**Problem requirements**:
Write the data below out again in full, exactly as shown.

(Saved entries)
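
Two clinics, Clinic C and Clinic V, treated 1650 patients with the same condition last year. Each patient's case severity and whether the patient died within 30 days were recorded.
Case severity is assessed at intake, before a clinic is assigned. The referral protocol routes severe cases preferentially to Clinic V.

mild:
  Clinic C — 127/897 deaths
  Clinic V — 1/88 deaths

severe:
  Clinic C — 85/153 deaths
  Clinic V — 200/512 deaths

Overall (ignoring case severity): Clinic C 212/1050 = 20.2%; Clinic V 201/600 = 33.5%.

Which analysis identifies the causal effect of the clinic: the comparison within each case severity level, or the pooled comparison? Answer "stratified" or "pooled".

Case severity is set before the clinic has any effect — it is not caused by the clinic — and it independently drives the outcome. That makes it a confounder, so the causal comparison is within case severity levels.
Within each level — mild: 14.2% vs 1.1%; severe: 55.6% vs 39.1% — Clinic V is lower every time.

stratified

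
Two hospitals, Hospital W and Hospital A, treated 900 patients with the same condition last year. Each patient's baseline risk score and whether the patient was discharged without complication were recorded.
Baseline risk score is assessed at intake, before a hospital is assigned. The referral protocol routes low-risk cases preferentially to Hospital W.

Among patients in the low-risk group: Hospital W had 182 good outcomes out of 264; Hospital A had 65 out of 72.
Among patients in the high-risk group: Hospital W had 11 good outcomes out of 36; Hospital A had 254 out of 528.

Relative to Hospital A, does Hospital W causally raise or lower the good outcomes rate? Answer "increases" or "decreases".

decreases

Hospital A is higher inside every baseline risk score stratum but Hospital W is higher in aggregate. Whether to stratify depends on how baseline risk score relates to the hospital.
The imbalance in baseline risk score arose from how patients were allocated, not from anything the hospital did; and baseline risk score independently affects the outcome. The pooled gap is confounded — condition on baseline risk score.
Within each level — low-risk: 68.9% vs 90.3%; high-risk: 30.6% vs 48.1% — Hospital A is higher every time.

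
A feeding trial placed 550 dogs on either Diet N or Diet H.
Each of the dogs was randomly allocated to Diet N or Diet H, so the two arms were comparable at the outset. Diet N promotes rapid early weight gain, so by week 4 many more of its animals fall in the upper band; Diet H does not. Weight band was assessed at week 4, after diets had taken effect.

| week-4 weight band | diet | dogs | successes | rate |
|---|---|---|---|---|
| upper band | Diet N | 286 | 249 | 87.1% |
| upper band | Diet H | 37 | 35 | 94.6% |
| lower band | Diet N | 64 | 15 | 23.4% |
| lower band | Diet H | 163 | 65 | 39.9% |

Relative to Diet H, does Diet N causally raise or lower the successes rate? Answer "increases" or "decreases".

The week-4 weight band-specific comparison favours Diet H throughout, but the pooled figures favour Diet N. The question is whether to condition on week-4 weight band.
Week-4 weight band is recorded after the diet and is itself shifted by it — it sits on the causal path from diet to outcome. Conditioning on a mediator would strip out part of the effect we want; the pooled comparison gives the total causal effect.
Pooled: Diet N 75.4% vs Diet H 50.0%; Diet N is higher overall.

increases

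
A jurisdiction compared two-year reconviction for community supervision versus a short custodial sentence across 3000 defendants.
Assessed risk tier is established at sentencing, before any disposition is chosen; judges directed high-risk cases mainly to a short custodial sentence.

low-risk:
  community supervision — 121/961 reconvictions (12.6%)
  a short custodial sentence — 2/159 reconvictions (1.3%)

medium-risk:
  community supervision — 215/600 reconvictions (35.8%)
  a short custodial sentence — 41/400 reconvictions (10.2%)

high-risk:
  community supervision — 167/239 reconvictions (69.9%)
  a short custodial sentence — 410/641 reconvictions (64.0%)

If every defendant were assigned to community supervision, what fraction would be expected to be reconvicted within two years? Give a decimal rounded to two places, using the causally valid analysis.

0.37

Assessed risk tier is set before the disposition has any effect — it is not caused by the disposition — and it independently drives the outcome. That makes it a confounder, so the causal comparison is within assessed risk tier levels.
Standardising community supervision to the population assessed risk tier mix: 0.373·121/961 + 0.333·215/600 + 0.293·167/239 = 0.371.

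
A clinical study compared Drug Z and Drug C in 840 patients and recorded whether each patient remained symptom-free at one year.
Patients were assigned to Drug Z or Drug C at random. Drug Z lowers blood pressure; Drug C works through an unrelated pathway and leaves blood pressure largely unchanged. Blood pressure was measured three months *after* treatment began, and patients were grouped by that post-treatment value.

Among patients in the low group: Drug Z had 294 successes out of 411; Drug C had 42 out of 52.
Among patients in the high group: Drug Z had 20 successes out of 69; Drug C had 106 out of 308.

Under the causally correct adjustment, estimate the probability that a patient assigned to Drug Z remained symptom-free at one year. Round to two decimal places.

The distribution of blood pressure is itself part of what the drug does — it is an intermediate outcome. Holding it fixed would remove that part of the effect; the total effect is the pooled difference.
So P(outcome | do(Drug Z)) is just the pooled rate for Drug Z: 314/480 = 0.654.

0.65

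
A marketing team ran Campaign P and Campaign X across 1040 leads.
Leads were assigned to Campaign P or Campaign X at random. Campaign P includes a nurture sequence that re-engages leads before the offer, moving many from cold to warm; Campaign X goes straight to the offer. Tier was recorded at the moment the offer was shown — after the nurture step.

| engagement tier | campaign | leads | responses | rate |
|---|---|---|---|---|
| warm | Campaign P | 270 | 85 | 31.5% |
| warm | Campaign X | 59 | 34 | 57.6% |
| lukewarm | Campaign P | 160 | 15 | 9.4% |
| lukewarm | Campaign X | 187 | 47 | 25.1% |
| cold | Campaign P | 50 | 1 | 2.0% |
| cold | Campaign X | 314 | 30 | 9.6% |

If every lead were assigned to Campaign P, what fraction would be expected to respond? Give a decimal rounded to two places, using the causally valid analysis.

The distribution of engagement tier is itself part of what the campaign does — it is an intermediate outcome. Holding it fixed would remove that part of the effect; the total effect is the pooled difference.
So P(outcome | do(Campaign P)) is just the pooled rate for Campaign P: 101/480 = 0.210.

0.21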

**Written response**:
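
Two clinics, Clinic C and Clinic V, treated 1650 patients with the same condition last year. Each patient's case severity and whether the patient died within 30 days were recorded.
Case severity is assessed at intake, before a clinic is assigned. The referral protocol routes severe cases preferentially to Clinic V.

mild:
  Clinic C — 127/897 deaths
  Clinic V — 1/88 deaths

severe:
  Clinic C — 85/153 deaths
  Clinic V — 200/512 deaths

Overall (ignoring case severity): Clinic C 212/1050 = 20.2%; Clinic V 201/600 = 33.5%.

Which analysis identifies the causal effect of the clinic: the comparison within each case severity level, or the pooled comparison? Answer "stratified" or "pooled".

Case severity is set before the clinic has any effect — it is not caused by the clinic — and it independently drives the outcome. That makes it a confounder, so the causal comparison is within case severity levels.
Within each level — mild: 14.2% vs 1.1%; severe: 55.6% vs 39.1% — Clinic V is lower every time.

stratified

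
Two hospitals, Hospital W and Hospital A, treated 900 patients with the same condition last year. Each patient's baseline risk score and whether the patient was discharged without complication were recorded.
Baseline risk score is assessed at intake, before a hospital is assigned. The referral protocol routes low-risk cases preferentially to Hospital W.

Among patients in the low-risk group: Hospital W had 182 good outcomes out of 264; Hospital A had 65 out of 72.
Among patients in the high-risk group: Hospital W had 11 good outcomes out of 36; Hospital A had 254 out of 528.

Relative to Hospital A, does Hospital W causally raise or lower the good outcomes rate? Answer "increases" or "decreases".

decreases

Hospital A is higher inside every baseline risk score stratum but Hospital W is higher in aggregate. Whether to stratify depends on how baseline risk score relates to the hospital.
The imbalance in baseline risk score arose from how patients were allocated, not from anything the hospital did; and baseline risk score independently affects the outcome. The pooled gap is confounded — condition on baseline risk score.
Within each level — low-risk: 68.9% vs 90.3%; high-risk: 30.6% vs 48.1% — Hospital A is higher every time.

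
A feeding trial placed 550 dogs on either Diet N or Diet H.
Each of the dogs was randomly allocated to Diet N or Diet H, so the two arms were comparable at the outset. Diet N promotes rapid early weight gain, so by week 4 many more of its animals fall in the upper band; Diet H does not. Weight band was assessed at week 4, after diets had taken effect.

| week-4 weight band | diet | dogs | successes | rate |
|---|---|---|---|---|
| upper band | Diet N | 286 | 249 | 87.1% |
| upper band | Diet H | 37 | 35 | 94.6% |
| lower band | Diet N | 64 | 15 | 23.4% |
| lower band | Diet H | 163 | 65 | 39.9% |

Relative to Diet H, does Diet N causally raise or lower the successes rate? Answer "increases" or "decreases".

The week-4 weight band-specific comparison favours Diet H throughout, but the pooled figures favour Diet N. The question is whether to condition on week-4 weight band.
Week-4 weight band is recorded after the diet and is itself shifted by it — it sits on the causal path from diet to outcome. Conditioning on a mediator would strip out part of the effect we want; the pooled comparison gives the total causal effect.
Pooled: Diet N 75.4% vs Diet H 50.0%; Diet N is higher overall.

increases

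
A jurisdiction compared two-year reconviction for community supervision versus a short custodial sentence across 3000 defendants.
Assessed risk tier is established at sentencing, before any disposition is chosen; judges directed high-risk cases mainly to a short custodial sentence.

low-risk:
  community supervision — 121/961 reconvictions (12.6%)
  a short custodial sentence — 2/159 reconvictions (1.3%)

medium-risk:
  community supervision — 215/600 reconvictions (35.8%)
  a short custodial sentence — 41/400 reconvictions (10.2%)

high-risk:
  community supervision — 167/239 reconvictions (69.9%)
  a short custodial sentence — 410/641 reconvictions (64.0%)

If every defendant were assigned to community supervision, what fraction would be expected to be reconvicted within two years? Give a decimal rounded to two places, using the causally valid analysis.

0.37

Assessed risk tier is set before the disposition has any effect — it is not caused by the disposition — and it independently drives the outcome. That makes it a confounder, so the causal comparison is within assessed risk tier levels.
Standardising community supervision to the population assessed risk tier mix: 0.373·121/961 + 0.333·215/600 + 0.293·167/239 = 0.371.

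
A clinical study compared Drug Z and Drug C in 840 patients and recorded whether each patient remained symptom-free at one year.
Patients were assigned to Drug Z or Drug C at random. Drug Z lowers blood pressure; Drug C works through an unrelated pathway and leaves blood pressure largely unchanged. Blood pressure was measured three months *after* treatment began, and patients were grouped by that post-treatment value.

Among patients in the low group: Drug Z had 294 successes out of 411; Drug C had 42 out of 52.
Among patients in the high group: Drug Z had 20 successes out of 69; Drug C had 106 out of 308.

Under the causally correct adjustment, estimate the probability that a patient assigned to Drug Z remained symptom-free at one year. Round to two decimal places.

The distribution of blood pressure is itself part of what the drug does — it is an intermediate outcome. Holding it fixed would remove that part of the effect; the total effect is the pooled difference.
So P(outcome | do(Drug Z)) is just the pooled rate for Drug Z: 314/480 = 0.654.

0.65

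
A marketing team ran Campaign P and Campaign X across 1040 leads.
Leads were assigned to Campaign P or Campaign X at random. Campaign P includes a nurture sequence that re-engages leads before the offer, moving many from cold to warm; Campaign X goes straight to the offer. Tier was recorded at the moment the offer was shown — after the nurture step.

| engagement tier | campaign | leads | responses | rate |
|---|---|---|---|---|
| warm | Campaign P | 270 | 85 | 31.5% |
| warm | Campaign X | 59 | 34 | 57.6% |
| lukewarm | Campaign P | 160 | 15 | 9.4% |
| lukewarm | Campaign X | 187 | 47 | 25.1% |
| cold | Campaign P | 50 | 1 | 2.0% |
| cold | Campaign X | 314 | 30 | 9.6% |

If every lead were assigned to Campaign P, what fraction would be expected to respond? Give a decimal rounded to two places, using the causally valid analysis.

The distribution of engagement tier is itself part of what the campaign does — it is an intermediate outcome. Holding it fixed would remove that part of the effect; the total effect is the pooled difference.
So P(outcome | do(Campaign P)) is just the pooled rate for Campaign P: 101/480 = 0.210.

0.21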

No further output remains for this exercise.